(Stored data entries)
☆ ☆ ☆ ☆ ☆ ☆ ☆

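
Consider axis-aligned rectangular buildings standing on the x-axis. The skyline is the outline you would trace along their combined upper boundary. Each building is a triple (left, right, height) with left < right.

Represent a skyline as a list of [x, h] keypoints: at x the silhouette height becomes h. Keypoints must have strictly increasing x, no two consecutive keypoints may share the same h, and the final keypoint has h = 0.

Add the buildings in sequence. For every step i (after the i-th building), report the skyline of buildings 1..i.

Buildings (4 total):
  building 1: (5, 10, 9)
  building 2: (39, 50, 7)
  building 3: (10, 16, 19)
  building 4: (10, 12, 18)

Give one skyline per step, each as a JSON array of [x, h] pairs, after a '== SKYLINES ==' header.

== SKYLINES ==
[[5,9],[10,0]]
[[5,9],[10,0],[39,7],[50,0]]
[[5,9],[10,19],[16,0],[39,7],[50,0]]
[[5,9],[10,19],[16,0],[39,7],[50,0]]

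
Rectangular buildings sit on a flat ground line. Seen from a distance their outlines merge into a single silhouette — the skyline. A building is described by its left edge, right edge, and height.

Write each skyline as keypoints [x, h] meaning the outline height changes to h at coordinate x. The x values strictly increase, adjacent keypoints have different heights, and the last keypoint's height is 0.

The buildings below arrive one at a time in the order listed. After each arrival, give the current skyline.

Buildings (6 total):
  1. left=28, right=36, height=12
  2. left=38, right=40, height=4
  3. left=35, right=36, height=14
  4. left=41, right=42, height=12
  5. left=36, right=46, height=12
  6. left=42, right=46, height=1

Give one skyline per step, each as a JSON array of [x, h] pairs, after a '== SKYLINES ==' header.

== SKYLINES ==
[[28,12],[36,0]]
[[28,12],[36,0],[38,4],[40,0]]
[[28,12],[35,14],[36,0],[38,4],[40,0]]
[[28,12],[35,14],[36,0],[38,4],[40,0],[41,12],[42,0]]
[[28,12],[35,14],[36,12],[46,0]]
[[28,12],[35,14],[36,12],[46,0]]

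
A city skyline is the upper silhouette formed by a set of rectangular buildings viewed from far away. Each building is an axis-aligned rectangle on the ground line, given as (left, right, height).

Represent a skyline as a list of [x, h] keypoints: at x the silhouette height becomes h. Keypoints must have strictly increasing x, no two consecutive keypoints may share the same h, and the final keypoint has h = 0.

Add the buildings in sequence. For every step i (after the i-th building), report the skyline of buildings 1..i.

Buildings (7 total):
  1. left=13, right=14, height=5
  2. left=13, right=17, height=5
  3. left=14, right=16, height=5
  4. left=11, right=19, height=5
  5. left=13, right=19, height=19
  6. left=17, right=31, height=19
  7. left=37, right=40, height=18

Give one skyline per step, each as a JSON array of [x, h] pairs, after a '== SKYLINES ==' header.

== SKYLINES ==
[[13,5],[14,0]]
[[13,5],[17,0]]
[[13,5],[17,0]]
[[11,5],[19,0]]
[[11,5],[13,19],[19,0]]
[[11,5],[13,19],[31,0]]
[[11,5],[13,19],[31,0],[37,18],[40,0]]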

☆ ☆ ☆ ☆ ☆ ☆ ☆

Exercise brief -> Check the data line by line and report how many lines contain "their" as a word or string, giving nothing besides the number.

Response -> 2